- WHAT TO WORK ON: This exercise asks for every record to be output again exactly.

- DATASET ENTRIES:
※ ※ ※
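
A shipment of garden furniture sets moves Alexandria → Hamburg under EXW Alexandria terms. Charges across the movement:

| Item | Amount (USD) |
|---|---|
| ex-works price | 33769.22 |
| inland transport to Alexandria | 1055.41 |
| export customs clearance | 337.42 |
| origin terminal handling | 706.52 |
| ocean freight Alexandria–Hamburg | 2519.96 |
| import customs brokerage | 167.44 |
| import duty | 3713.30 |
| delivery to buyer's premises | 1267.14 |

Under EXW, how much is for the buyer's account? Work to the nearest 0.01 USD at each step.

Buyer's account: USD 9767.19

EXW: the seller makes goods available at their premises; the buyer bears all onward costs.
Seller's account: goods 33769.22 = 33769.22
Buyer's account: inland to port 1055.41 + export clearance 337.42 + origin terminal 706.52 + freight 2519.96 + brokerage 167.44 + duty 3713.30 + delivery 1267.14 = 9767.19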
※ ※ ※
- ANSWER TO THIS PROBLEM:
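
A shipment of garden furniture sets moves Alexandria → Hamburg under EXW Alexandria terms. Charges across the movement:

| Item | Amount (USD) |
|---|---|
| ex-works price | 33769.22 |
| inland transport to Alexandria | 1055.41 |
| export customs clearance | 337.42 |
| origin terminal handling | 706.52 |
| ocean freight Alexandria–Hamburg | 2519.96 |
| import customs brokerage | 167.44 |
| import duty | 3713.30 |
| delivery to buyer's premises | 1267.14 |

Under EXW, how much is for the buyer's account? Work to the nearest 0.01 USD at each step.

Buyer's account: USD 9767.19

EXW: the seller makes goods available at their premises; the buyer bears all onward costs.
Seller's account: goods 33769.22 = 33769.22
Buyer's account: inland to port 1055.41 + export clearance 337.42 + origin terminal 706.52 + freight 2519.96 + brokerage 167.44 + duty 3713.30 + delivery 1267.14 = 9767.19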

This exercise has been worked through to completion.